Copy exactly the lines that run from the one containing "Let U = 2*1" through the end of the entries, both ends included.

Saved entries
::::

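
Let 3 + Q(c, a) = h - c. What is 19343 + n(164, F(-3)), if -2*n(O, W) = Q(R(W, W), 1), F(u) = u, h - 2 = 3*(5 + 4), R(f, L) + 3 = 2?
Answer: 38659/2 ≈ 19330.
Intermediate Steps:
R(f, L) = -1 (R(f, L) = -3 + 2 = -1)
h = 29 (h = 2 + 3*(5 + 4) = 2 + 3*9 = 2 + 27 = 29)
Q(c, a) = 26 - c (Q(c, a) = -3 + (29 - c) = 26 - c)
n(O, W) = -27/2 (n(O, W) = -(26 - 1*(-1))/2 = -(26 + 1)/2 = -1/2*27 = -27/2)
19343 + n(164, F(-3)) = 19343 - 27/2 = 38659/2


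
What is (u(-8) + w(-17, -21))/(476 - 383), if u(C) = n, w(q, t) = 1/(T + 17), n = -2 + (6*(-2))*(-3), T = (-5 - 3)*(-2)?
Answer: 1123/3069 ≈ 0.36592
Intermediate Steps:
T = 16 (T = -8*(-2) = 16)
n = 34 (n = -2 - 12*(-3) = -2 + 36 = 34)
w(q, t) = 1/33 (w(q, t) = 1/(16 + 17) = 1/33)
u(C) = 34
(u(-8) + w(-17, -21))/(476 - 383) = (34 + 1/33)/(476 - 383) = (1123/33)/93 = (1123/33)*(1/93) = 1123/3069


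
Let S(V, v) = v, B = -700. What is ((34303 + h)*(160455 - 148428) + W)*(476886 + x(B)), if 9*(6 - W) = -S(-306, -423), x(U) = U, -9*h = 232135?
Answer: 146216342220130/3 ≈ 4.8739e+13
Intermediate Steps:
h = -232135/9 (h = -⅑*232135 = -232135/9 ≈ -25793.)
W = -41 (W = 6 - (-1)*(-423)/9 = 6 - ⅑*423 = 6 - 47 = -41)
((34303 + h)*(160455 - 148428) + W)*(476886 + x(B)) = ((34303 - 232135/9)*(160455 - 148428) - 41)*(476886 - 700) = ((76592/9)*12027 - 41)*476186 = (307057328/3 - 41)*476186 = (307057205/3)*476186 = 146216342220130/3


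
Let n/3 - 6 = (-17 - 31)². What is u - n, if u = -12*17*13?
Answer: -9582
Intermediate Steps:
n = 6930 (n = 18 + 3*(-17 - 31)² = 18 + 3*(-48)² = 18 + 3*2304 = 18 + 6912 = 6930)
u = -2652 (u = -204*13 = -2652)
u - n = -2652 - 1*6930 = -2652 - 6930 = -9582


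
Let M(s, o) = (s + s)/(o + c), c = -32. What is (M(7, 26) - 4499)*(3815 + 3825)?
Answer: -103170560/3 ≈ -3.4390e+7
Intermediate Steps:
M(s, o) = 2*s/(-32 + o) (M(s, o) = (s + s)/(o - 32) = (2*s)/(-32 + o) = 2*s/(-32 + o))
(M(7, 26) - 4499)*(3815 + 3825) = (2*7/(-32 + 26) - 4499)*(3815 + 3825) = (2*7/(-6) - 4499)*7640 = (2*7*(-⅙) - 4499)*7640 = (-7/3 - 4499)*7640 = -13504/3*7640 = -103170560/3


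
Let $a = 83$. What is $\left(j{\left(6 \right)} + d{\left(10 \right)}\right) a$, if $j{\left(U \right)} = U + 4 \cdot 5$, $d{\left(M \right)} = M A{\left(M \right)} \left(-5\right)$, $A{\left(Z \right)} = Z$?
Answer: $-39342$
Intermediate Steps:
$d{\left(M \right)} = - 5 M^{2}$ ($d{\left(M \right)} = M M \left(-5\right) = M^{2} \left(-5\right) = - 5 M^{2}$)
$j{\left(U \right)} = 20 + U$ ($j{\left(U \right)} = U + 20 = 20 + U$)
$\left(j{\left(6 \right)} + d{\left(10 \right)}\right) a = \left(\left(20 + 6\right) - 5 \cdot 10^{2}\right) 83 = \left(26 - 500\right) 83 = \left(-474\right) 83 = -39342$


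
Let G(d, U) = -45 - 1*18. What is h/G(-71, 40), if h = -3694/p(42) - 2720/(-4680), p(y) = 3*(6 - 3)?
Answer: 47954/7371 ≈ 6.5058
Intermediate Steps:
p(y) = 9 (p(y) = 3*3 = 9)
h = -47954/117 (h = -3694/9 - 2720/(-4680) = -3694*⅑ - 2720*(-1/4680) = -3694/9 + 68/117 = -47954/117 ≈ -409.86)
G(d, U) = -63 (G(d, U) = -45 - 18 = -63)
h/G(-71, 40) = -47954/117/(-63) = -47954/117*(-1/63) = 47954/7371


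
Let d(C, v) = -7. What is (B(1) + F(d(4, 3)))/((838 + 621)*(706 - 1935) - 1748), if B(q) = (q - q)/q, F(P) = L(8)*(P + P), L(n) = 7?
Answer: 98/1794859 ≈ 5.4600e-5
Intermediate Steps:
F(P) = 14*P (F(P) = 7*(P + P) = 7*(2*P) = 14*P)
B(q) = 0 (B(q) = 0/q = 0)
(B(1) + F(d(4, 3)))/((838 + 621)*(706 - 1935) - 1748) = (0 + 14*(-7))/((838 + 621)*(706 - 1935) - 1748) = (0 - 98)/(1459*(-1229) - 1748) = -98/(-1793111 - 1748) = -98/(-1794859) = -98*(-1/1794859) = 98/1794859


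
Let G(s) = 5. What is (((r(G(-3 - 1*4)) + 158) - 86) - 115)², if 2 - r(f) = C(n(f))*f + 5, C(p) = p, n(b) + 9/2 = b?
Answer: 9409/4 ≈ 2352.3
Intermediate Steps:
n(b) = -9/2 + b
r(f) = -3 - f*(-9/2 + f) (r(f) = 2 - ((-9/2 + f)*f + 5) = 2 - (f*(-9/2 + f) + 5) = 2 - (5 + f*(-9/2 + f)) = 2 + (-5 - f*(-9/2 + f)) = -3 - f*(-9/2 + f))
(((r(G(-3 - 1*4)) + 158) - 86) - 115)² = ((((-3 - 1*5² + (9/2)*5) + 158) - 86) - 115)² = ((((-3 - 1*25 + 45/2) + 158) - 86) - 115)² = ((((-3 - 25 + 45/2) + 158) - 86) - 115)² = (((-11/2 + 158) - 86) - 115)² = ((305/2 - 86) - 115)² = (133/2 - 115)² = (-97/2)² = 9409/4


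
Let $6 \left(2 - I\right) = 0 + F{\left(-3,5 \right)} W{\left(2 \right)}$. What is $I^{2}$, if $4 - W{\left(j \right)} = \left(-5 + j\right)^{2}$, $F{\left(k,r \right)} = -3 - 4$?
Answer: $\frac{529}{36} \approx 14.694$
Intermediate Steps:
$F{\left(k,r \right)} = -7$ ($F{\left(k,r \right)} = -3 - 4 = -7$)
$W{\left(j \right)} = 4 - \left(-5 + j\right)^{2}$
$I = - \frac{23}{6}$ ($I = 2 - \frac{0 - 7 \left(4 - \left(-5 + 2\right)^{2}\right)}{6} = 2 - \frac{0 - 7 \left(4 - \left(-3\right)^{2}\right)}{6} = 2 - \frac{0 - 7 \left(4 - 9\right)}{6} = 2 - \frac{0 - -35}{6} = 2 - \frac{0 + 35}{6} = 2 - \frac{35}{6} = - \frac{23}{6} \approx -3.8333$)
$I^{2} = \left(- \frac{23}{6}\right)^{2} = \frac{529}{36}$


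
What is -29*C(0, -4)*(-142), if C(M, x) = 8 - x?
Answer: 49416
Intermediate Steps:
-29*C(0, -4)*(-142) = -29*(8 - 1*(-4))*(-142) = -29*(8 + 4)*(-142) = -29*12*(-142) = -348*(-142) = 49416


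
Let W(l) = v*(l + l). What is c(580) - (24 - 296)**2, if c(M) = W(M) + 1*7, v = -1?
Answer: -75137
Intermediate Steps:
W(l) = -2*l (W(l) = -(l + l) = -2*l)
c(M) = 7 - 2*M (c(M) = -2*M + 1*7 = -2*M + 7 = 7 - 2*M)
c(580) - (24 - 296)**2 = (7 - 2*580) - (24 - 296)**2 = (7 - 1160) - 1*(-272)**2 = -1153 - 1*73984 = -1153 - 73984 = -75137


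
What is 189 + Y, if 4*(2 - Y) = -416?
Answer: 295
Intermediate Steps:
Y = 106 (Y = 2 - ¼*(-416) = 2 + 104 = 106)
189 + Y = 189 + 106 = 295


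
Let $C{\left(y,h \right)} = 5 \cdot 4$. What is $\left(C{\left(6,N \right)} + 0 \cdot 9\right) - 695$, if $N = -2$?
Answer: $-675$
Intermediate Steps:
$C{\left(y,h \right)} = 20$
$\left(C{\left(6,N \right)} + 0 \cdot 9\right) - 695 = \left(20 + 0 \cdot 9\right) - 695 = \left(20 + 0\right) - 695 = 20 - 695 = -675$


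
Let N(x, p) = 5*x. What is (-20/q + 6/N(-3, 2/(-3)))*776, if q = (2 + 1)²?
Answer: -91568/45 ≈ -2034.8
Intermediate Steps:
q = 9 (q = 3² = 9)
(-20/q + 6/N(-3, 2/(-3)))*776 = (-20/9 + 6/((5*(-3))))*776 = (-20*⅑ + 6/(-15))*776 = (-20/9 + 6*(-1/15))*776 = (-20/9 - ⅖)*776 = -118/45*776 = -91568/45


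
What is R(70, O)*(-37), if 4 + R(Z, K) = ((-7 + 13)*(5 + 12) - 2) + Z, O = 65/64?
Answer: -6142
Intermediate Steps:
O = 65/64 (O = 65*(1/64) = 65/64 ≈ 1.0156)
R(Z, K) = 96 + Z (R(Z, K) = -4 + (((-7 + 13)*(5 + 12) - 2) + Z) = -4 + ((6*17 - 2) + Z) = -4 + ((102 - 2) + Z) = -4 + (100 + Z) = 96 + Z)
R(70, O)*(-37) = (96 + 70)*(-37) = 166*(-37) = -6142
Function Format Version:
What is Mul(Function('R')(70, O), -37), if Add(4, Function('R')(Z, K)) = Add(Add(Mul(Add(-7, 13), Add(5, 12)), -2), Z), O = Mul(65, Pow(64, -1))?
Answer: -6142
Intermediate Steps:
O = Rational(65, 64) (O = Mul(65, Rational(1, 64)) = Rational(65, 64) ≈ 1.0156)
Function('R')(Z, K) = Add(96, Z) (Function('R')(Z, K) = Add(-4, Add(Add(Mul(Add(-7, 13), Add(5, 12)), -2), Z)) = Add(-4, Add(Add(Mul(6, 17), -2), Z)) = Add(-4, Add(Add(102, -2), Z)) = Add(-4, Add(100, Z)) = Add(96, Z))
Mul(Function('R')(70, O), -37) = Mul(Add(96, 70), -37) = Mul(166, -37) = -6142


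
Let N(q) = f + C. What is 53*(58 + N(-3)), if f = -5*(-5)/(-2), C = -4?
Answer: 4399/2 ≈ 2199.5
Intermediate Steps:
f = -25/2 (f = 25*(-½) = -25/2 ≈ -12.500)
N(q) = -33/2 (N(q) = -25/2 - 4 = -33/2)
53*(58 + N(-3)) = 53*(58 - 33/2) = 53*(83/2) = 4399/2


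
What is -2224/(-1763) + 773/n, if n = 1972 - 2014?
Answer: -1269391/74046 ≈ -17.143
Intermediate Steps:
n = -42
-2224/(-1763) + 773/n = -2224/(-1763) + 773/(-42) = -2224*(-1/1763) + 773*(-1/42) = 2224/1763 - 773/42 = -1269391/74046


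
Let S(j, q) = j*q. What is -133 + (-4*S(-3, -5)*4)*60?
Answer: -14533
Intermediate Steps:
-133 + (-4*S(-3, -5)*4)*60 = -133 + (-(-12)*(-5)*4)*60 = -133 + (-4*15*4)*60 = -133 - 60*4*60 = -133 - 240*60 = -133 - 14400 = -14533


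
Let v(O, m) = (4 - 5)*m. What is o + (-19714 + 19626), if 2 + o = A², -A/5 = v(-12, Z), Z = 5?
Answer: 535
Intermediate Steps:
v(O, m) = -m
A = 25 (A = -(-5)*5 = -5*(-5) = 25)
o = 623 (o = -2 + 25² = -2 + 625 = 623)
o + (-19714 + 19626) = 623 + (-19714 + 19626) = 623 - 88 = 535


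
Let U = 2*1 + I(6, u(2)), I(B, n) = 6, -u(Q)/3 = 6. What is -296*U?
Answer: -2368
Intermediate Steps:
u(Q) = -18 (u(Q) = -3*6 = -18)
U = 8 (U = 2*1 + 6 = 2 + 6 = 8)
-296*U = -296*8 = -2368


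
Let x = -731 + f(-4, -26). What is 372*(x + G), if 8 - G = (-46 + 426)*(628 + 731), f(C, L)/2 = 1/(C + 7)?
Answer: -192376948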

::::

■ **Result below**:
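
Let U = 2*1 + I(6, u(2)), I(B, n) = 6, -u(Q)/3 = 6. What is -296*U?
Answer: -2368
Intermediate Steps:
u(Q) = -18 (u(Q) = -3*6 = -18)
U = 8 (U = 2*1 + 6 = 2 + 6 = 8)
-296*U = -296*8 = -2368


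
Let x = -731 + f(-4, -26). What is 372*(x + G), if 8 - G = (-46 + 426)*(628 + 731), f(C, L)/2 = 1/(C + 7)?
Answer: -192376948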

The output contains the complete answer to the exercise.